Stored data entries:
== Segment start ==

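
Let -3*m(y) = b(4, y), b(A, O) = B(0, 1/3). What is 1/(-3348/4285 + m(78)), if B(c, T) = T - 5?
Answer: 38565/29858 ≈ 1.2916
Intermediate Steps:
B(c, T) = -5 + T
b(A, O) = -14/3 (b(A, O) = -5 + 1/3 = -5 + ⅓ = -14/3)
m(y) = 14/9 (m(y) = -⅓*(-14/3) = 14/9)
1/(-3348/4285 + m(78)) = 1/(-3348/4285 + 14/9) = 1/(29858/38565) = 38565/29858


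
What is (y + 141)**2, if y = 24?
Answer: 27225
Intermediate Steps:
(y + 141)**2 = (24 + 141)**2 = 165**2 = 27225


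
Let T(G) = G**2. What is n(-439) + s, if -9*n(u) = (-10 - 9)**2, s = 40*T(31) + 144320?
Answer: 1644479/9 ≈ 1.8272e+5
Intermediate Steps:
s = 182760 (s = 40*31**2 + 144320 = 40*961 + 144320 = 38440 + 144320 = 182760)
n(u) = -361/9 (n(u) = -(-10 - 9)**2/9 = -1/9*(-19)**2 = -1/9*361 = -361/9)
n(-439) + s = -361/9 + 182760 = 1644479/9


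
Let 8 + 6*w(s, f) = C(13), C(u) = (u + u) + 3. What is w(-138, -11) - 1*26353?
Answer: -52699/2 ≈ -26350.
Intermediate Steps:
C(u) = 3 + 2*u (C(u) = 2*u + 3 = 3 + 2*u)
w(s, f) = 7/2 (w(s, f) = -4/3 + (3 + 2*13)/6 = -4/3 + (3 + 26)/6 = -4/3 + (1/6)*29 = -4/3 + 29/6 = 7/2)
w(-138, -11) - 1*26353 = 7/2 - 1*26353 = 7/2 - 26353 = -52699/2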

== Segment end ==

Description of the task: Take every line from the data that contains the word "What".

Task solution:
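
Let -3*m(y) = b(4, y), b(A, O) = B(0, 1/3). What is 1/(-3348/4285 + m(78)), if B(c, T) = T - 5?
What is (y + 141)**2, if y = 24?
Let T(G) = G**2. What is n(-439) + s, if -9*n(u) = (-10 - 9)**2, s = 40*T(31) + 144320?
Let 8 + 6*w(s, f) = C(13), C(u) = (u + u) + 3. What is w(-138, -11) - 1*26353?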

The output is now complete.